# [Your task]
The required output is every entry, printed exactly as written.

# [Collected data entries]

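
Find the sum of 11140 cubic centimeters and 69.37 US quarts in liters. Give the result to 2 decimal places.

11140 cm³ = 11.1400 L and 69.37 US qt = 65.6485 L.
11.1400 + 65.6485 ≈ 76.79 L.

76.79 liters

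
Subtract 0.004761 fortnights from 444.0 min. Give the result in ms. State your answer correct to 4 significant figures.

444.0 min = 2.66400 × 10^7 ms and 0.004761 fortnight = 5.75891 × 10^6 ms.
2.66400 × 10^7 − 5.75891 × 10^6 ≈ 2.088 × 10^7 ms.

2.088 × 10^7 ms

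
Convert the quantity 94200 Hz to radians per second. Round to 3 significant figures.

1 hertz = 6.28319 rad/s.
94200 × 6.28319 ≈ 592000 rad/s.

592000 rad/s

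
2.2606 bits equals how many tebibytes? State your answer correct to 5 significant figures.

1 bit = 1.13687 × 10^-13 TiB.
So 2.2606 × 1.13687 × 10^-13 ≈ 2.5700 × 10^-13 TiB.

2.5700 × 10^-13 TiB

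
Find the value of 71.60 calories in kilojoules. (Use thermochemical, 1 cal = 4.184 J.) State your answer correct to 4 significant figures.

1 calorie = 0.00418400 kilojoules.
71.60 × 0.00418400 ≈ 0.2996 kJ.

0.2996 kJ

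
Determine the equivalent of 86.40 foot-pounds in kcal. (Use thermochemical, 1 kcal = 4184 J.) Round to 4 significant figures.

1 foot-pound = 0.000324048 kcal.
Then 86.40 × 0.000324048 ≈ 0.02800 kcal.

0.02800 kcal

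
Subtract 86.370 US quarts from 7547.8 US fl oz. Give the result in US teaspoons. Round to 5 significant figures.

7547.8 US fl oz = 45286.8 US tsp and 86.370 US qt = 16583.0 US tsp.
45286.8 − 16583.0 ≈ 28704 US tsp.

28704 US tsp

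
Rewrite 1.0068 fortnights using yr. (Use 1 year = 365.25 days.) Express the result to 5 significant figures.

1 fortnight = 0.0383299 yr.
So 1.0068 × 0.0383299 ≈ 0.038591 yr.

0.038591 yr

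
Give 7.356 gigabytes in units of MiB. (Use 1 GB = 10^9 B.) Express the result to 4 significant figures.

7015 mebibytes

1 GB = 953.674 MiB.
Thus 7.356 × 953.674 ≈ 7015 MiB.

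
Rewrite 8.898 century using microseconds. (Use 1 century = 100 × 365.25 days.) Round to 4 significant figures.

2.808e+16 microseconds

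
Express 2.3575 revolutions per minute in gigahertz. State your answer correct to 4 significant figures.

3.929 × 10^-11 GHz

1 revolution per minute = 1.66667 × 10^-11 GHz.
So 2.3575 × 1.66667 × 10^-11 ≈ 3.929 × 10^-11 GHz.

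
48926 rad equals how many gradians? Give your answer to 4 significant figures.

1 rad = 63.6620 grad.
Thus 48926 × 63.6620 ≈ 3.115e+6 grad.

3.115e+6 grad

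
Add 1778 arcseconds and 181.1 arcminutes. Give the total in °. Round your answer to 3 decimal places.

3.512 °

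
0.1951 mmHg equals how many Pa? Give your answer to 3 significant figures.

26.0 Pa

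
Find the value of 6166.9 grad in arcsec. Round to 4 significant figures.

1.998 × 10^7 arcseconds

1 grad = 3240.00 arcsec.
So 6166.9 × 3240.00 ≈ 1.998 × 10^7 arcsec.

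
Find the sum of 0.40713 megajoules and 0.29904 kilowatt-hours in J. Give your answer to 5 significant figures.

1.4837e+6 J

0.40713 MJ = 407130 J and 0.29904 kWh = 1.07654e+6 J.
407130 + 1.07654e+6 ≈ 1.4837e+6 J.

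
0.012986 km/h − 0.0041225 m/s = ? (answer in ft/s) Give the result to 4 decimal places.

-0.0017 feet per second

0.012986 km/h = 0.0118347 ft/s and 0.0041225 m/s = 0.0135253 ft/s.
0.0118347 − 0.0135253 ≈ -0.0017 ft/s.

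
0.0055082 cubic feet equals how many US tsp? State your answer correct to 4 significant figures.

1 cubic foot = 5745.04 US teaspoons.
0.0055082 × 5745.04 ≈ 31.64 US tsp.

31.64 US teaspoons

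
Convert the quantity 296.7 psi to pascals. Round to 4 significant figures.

1 psi = 6894.76 pascals.
Thus 296.7 × 6894.76 ≈ 2.046 × 10^6 Pa.

2.046 × 10^6 Pa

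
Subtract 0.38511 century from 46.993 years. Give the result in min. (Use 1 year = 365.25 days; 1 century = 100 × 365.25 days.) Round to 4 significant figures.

46.993 yr = 2.47164e+7 min and 0.38511 century = 2.02552e+7 min.
2.47164e+7 − 2.02552e+7 ≈ 4.461e+6 min.

4.461e+6 min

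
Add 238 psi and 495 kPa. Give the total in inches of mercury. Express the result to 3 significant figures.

238 psi = 484.573 inHg and 495 kPa = 146.173 inHg.
484.573 + 146.173 ≈ 631 inHg.

631 inHg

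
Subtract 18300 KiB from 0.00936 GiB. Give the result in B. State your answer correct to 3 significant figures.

-8.69 × 10^6 B

0.00936 GiB = 1.00502 × 10^7 B and 18300 KiB = 1.87392 × 10^7 B.
1.00502 × 10^7 − 1.87392 × 10^7 ≈ -8.69 × 10^6 B.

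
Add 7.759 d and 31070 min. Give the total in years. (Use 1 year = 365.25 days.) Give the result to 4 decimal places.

7.759 d = 0.0212430 yr and 31070 min = 0.0590729 yr.
0.0212430 + 0.0590729 ≈ 0.0803 yr.

0.0803 yr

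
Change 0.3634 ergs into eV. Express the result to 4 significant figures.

2.268 × 10^11 electronvolts

1 erg = 6.24151 × 10^11 eV.
Then 0.3634 × 6.24151 × 10^11 ≈ 2.268 × 10^11 eV.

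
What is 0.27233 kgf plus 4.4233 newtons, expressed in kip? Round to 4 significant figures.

0.27233 kgf = 0.000600385 kip and 4.4233 N = 0.000994397 kip.
0.000600385 + 0.000994397 ≈ 0.001595 kip.

0.001595 kip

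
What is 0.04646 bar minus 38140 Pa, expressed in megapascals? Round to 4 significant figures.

-0.03349 megapascals

0.04646 bar = 0.00464600 MPa and 38140 Pa = 0.0381400 MPa.
0.00464600 − 0.0381400 ≈ -0.03349 MPa.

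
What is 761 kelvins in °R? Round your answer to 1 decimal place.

1369.8 degrees Rankine

°R = K × 9/5.
Applying the formula gives 1369.8 °R.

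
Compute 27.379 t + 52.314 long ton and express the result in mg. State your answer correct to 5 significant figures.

27.379 t = 2.737900 × 10^10 mg and 52.314 long ton = 5.315348 × 10^10 mg.
2.737900 × 10^10 + 5.315348 × 10^10 ≈ 8.0532 × 10^10 mg.

8.0532 × 10^10 mg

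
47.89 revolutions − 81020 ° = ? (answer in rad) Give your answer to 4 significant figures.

-1113 rad

47.89 rev = 300.902 rad and 81020 ° = 1414.07 rad.
300.902 − 1414.07 ≈ -1113 rad.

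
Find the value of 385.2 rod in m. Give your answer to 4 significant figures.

1937 meters

1 rod = 5.02920 m.
Then 385.2 × 5.02920 ≈ 1937 m.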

# [Task answer]
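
Find the sum of 11140 cubic centimeters and 69.37 US quarts in liters. Give the result to 2 decimal places.

11140 cm³ = 11.1400 L and 69.37 US qt = 65.6485 L.
11.1400 + 65.6485 ≈ 76.79 L.

76.79 liters

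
Subtract 0.004761 fortnights from 444.0 min. Give the result in ms. State your answer correct to 4 significant figures.

444.0 min = 2.66400 × 10^7 ms and 0.004761 fortnight = 5.75891 × 10^6 ms.
2.66400 × 10^7 − 5.75891 × 10^6 ≈ 2.088 × 10^7 ms.

2.088 × 10^7 ms

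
Convert the quantity 94200 Hz to radians per second. Round to 3 significant figures.

1 hertz = 6.28319 rad/s.
94200 × 6.28319 ≈ 592000 rad/s.

592000 rad/s

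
2.2606 bits equals how many tebibytes? State your answer correct to 5 significant figures.

1 bit = 1.13687 × 10^-13 TiB.
So 2.2606 × 1.13687 × 10^-13 ≈ 2.5700 × 10^-13 TiB.

2.5700 × 10^-13 TiB

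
Find the value of 71.60 calories in kilojoules. (Use thermochemical, 1 cal = 4.184 J.) State your answer correct to 4 significant figures.

1 calorie = 0.00418400 kilojoules.
71.60 × 0.00418400 ≈ 0.2996 kJ.

0.2996 kJ

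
Determine the equivalent of 86.40 foot-pounds in kcal. (Use thermochemical, 1 kcal = 4184 J.) Round to 4 significant figures.

1 foot-pound = 0.000324048 kcal.
Then 86.40 × 0.000324048 ≈ 0.02800 kcal.

0.02800 kcal

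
Subtract 86.370 US quarts from 7547.8 US fl oz. Give the result in US teaspoons. Round to 5 significant figures.

7547.8 US fl oz = 45286.8 US tsp and 86.370 US qt = 16583.0 US tsp.
45286.8 − 16583.0 ≈ 28704 US tsp.

28704 US tsp

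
Rewrite 1.0068 fortnights using yr. (Use 1 year = 365.25 days.) Express the result to 5 significant figures.

1 fortnight = 0.0383299 yr.
So 1.0068 × 0.0383299 ≈ 0.038591 yr.

0.038591 yr

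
Give 7.356 gigabytes in units of MiB. (Use 1 GB = 10^9 B.) Express the result to 4 significant figures.

7015 mebibytes

1 GB = 953.674 MiB.
Thus 7.356 × 953.674 ≈ 7015 MiB.

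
Rewrite 8.898 century using microseconds. (Use 1 century = 100 × 365.25 days.) Round to 4 significant figures.

2.808e+16 microseconds

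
Express 2.3575 revolutions per minute in gigahertz. State your answer correct to 4 significant figures.

3.929 × 10^-11 GHz

1 revolution per minute = 1.66667 × 10^-11 GHz.
So 2.3575 × 1.66667 × 10^-11 ≈ 3.929 × 10^-11 GHz.

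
48926 rad equals how many gradians? Give your answer to 4 significant figures.

1 rad = 63.6620 grad.
Thus 48926 × 63.6620 ≈ 3.115e+6 grad.

3.115e+6 grad

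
Add 1778 arcseconds and 181.1 arcminutes. Give the total in °. Round your answer to 3 decimal places.

3.512 °

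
0.1951 mmHg equals how many Pa? Give your answer to 3 significant figures.

26.0 Pa

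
Find the value of 6166.9 grad in arcsec. Round to 4 significant figures.

1.998 × 10^7 arcseconds

1 grad = 3240.00 arcsec.
So 6166.9 × 3240.00 ≈ 1.998 × 10^7 arcsec.

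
Find the sum of 0.40713 megajoules and 0.29904 kilowatt-hours in J. Give your answer to 5 significant figures.

1.4837e+6 J

0.40713 MJ = 407130 J and 0.29904 kWh = 1.07654e+6 J.
407130 + 1.07654e+6 ≈ 1.4837e+6 J.

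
0.012986 km/h − 0.0041225 m/s = ? (answer in ft/s) Give the result to 4 decimal places.

-0.0017 feet per second

0.012986 km/h = 0.0118347 ft/s and 0.0041225 m/s = 0.0135253 ft/s.
0.0118347 − 0.0135253 ≈ -0.0017 ft/s.

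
0.0055082 cubic feet equals how many US tsp? State your answer correct to 4 significant figures.

1 cubic foot = 5745.04 US teaspoons.
0.0055082 × 5745.04 ≈ 31.64 US tsp.

31.64 US teaspoons

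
Convert the quantity 296.7 psi to pascals. Round to 4 significant figures.

1 psi = 6894.76 pascals.
Thus 296.7 × 6894.76 ≈ 2.046 × 10^6 Pa.

2.046 × 10^6 Pa

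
Subtract 0.38511 century from 46.993 years. Give the result in min. (Use 1 year = 365.25 days; 1 century = 100 × 365.25 days.) Round to 4 significant figures.

46.993 yr = 2.47164e+7 min and 0.38511 century = 2.02552e+7 min.
2.47164e+7 − 2.02552e+7 ≈ 4.461e+6 min.

4.461e+6 min

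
Add 238 psi and 495 kPa. Give the total in inches of mercury. Express the result to 3 significant figures.

238 psi = 484.573 inHg and 495 kPa = 146.173 inHg.
484.573 + 146.173 ≈ 631 inHg.

631 inHg

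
Subtract 18300 KiB from 0.00936 GiB. Give the result in B. State your answer correct to 3 significant figures.

-8.69 × 10^6 B

0.00936 GiB = 1.00502 × 10^7 B and 18300 KiB = 1.87392 × 10^7 B.
1.00502 × 10^7 − 1.87392 × 10^7 ≈ -8.69 × 10^6 B.

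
Add 7.759 d and 31070 min. Give the total in years. (Use 1 year = 365.25 days.) Give the result to 4 decimal places.

7.759 d = 0.0212430 yr and 31070 min = 0.0590729 yr.
0.0212430 + 0.0590729 ≈ 0.0803 yr.

0.0803 yr

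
Change 0.3634 ergs into eV. Express the result to 4 significant figures.

2.268 × 10^11 electronvolts

1 erg = 6.24151 × 10^11 eV.
Then 0.3634 × 6.24151 × 10^11 ≈ 2.268 × 10^11 eV.

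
What is 0.27233 kgf plus 4.4233 newtons, expressed in kip? Round to 4 significant figures.

0.27233 kgf = 0.000600385 kip and 4.4233 N = 0.000994397 kip.
0.000600385 + 0.000994397 ≈ 0.001595 kip.

0.001595 kip

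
What is 0.04646 bar minus 38140 Pa, expressed in megapascals? Round to 4 significant figures.

-0.03349 megapascals

0.04646 bar = 0.00464600 MPa and 38140 Pa = 0.0381400 MPa.
0.00464600 − 0.0381400 ≈ -0.03349 MPa.

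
What is 761 kelvins in °R? Round your answer to 1 decimal place.

1369.8 degrees Rankine

°R = K × 9/5.
Applying the formula gives 1369.8 °R.

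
Compute 27.379 t + 52.314 long ton and express the result in mg. State your answer correct to 5 significant figures.

27.379 t = 2.737900 × 10^10 mg and 52.314 long ton = 5.315348 × 10^10 mg.
2.737900 × 10^10 + 5.315348 × 10^10 ≈ 8.0532 × 10^10 mg.

8.0532 × 10^10 mg

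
47.89 revolutions − 81020 ° = ? (answer in rad) Give your answer to 4 significant figures.

-1113 rad

47.89 rev = 300.902 rad and 81020 ° = 1414.07 rad.
300.902 − 1414.07 ≈ -1113 rad.

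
Find the value of 385.2 rod in m. Give your answer to 4 significant figures.

1937 meters

1 rod = 5.02920 m.
Then 385.2 × 5.02920 ≈ 1937 m.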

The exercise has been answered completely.